Please reproduce each of the following entries exactly.

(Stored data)

-*-*-

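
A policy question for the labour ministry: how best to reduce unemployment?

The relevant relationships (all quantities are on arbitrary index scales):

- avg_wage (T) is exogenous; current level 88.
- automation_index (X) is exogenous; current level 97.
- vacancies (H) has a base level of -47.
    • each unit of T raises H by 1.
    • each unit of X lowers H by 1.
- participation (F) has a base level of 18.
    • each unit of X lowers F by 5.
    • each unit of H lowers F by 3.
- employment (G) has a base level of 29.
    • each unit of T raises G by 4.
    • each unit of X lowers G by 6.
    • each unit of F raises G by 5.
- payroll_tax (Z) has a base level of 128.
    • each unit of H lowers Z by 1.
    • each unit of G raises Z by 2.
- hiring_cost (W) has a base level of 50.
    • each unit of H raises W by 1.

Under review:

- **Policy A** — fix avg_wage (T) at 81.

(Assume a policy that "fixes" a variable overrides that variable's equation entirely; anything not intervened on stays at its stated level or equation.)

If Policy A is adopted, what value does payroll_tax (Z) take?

-3047

Policy A (T := 81):
  T = 81
  X = 97
  H = -47 + 81 − 97 = -63
  F = 18 − 5·97 − 3·(-63) = -278
  G = 29 + 4·81 − 6·97 + 5·(-278) = -1619
  Z = 128 − (-63) + 2·(-1619) = -3047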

-*-*-

§ EXERCISE RESULT
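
A policy question for the labour ministry: how best to reduce unemployment?

The relevant relationships (all quantities are on arbitrary index scales):

- avg_wage (T) is exogenous; current level 88.
- automation_index (X) is exogenous; current level 97.
- vacancies (H) has a base level of -47.
    • each unit of T raises H by 1.
    • each unit of X lowers H by 1.
- participation (F) has a base level of 18.
    • each unit of X lowers F by 5.
    • each unit of H lowers F by 3.
- employment (G) has a base level of 29.
    • each unit of T raises G by 4.
    • each unit of X lowers G by 6.
    • each unit of F raises G by 5.
- payroll_tax (Z) has a base level of 128.
    • each unit of H lowers Z by 1.
    • each unit of G raises Z by 2.
- hiring_cost (W) has a base level of 50.
    • each unit of H raises W by 1.

Under review:

- **Policy A** — fix avg_wage (T) at 81.

(Assume a policy that "fixes" a variable overrides that variable's equation entirely; anything not intervened on stays at its stated level or equation.)

If Policy A is adopted, what value does payroll_tax (Z) take?

-3047

Policy A (T := 81):
  T = 81
  X = 97
  H = -47 + 81 − 97 = -63
  F = 18 − 5·97 − 3·(-63) = -278
  G = 29 + 4·81 − 6·97 + 5·(-278) = -1619
  Z = 128 − (-63) + 2·(-1619) = -3047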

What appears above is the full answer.